Assignment: The word "free" occurs in some lines of the data. Return each such line.

The input:
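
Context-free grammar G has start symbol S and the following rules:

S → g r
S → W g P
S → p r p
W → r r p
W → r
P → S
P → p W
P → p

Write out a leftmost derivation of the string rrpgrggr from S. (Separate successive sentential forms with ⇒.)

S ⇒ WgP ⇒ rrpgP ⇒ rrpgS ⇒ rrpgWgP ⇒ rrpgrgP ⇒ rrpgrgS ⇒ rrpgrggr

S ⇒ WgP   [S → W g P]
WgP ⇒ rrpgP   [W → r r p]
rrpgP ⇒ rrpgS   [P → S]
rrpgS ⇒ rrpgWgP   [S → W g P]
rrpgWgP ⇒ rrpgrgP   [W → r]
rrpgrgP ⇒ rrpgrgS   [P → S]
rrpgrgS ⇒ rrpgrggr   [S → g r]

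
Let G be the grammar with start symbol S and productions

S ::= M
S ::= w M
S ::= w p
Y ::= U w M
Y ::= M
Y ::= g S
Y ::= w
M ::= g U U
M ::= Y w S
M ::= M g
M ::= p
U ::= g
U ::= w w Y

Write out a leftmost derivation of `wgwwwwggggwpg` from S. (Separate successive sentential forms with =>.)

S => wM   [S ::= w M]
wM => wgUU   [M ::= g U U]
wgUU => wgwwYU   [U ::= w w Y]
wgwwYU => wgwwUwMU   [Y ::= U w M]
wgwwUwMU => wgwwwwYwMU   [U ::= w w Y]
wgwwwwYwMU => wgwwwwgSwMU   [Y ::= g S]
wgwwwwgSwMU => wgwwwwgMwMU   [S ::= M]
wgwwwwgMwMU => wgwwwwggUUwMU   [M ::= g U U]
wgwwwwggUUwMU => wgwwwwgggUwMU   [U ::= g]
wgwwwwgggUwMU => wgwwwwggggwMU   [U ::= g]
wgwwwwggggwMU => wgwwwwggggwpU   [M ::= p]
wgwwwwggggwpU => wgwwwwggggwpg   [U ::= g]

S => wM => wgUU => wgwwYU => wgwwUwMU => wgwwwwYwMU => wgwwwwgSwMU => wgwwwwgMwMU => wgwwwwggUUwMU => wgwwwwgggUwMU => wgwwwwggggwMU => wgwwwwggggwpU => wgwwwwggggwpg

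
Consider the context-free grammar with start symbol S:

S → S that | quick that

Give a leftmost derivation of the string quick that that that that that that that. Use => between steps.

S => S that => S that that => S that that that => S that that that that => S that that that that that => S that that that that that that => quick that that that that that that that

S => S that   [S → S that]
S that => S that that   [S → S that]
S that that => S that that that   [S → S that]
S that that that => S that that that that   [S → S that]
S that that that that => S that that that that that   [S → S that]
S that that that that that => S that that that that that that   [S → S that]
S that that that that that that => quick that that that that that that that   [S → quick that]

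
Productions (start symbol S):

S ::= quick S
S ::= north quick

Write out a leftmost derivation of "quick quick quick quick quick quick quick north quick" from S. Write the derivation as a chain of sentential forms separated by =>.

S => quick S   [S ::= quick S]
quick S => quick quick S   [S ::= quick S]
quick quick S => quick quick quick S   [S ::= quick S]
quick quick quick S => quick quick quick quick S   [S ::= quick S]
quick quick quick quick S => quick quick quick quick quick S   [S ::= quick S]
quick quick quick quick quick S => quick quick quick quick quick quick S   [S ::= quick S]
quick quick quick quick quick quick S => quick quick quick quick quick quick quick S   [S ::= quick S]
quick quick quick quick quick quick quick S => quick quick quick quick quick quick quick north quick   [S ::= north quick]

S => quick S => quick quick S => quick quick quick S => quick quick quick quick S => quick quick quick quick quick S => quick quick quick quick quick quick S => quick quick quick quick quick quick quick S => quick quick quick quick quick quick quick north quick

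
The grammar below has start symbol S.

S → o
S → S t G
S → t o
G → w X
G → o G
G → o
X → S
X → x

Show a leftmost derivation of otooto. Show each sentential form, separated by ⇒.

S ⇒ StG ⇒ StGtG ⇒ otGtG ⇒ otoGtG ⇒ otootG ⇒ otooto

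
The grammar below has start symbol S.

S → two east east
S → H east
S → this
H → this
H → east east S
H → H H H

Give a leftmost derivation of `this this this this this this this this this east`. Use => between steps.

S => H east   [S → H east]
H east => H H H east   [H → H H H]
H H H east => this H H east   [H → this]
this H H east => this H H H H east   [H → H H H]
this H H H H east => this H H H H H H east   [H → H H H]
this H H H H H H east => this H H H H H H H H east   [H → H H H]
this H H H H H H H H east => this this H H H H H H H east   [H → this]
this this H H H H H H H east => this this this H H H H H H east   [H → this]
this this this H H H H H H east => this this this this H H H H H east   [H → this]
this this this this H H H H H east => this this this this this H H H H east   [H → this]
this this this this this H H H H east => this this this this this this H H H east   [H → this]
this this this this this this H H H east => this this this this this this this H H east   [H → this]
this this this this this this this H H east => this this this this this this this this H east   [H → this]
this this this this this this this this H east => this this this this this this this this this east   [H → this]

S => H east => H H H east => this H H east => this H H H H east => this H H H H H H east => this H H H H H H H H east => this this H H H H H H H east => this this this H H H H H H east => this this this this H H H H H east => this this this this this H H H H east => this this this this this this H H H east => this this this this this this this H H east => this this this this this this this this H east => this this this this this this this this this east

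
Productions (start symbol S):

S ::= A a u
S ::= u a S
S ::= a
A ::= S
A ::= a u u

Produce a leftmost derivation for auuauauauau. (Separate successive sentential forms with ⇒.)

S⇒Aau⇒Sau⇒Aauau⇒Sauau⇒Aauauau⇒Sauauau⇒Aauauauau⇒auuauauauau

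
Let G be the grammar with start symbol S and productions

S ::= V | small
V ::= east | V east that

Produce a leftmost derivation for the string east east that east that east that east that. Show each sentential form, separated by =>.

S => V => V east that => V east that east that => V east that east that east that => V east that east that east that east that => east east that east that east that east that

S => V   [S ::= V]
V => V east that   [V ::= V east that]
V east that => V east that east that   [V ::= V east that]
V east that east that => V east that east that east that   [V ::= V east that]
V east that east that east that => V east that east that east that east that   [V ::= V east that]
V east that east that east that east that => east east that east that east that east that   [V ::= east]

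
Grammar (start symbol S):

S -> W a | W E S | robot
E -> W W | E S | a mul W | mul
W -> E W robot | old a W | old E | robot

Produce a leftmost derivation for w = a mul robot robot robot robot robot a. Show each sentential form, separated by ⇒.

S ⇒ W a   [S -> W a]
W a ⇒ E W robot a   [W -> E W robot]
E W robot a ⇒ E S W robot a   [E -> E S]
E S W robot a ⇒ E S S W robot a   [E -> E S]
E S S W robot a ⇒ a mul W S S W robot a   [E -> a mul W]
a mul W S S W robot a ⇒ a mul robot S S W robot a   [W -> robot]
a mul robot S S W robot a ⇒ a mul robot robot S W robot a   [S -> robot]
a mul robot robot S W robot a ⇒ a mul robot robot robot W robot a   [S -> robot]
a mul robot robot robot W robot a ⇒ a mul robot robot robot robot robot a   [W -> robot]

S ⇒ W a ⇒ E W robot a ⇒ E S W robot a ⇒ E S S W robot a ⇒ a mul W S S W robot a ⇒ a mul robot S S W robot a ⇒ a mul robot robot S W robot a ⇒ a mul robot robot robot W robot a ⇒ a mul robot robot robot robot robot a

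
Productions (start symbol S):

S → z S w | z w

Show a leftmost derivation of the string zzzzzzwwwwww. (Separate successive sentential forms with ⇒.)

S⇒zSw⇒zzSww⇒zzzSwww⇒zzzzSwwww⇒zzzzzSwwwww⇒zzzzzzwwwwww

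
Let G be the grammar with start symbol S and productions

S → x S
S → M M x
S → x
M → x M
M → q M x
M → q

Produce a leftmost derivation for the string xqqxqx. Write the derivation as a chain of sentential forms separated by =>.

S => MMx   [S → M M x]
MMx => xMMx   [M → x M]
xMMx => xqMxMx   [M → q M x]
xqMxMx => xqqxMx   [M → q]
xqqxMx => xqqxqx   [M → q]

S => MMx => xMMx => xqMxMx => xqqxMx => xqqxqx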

Exercise solution:
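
Context-free grammar G has start symbol S and the following rules:
Consider the context-free grammar with start symbol S: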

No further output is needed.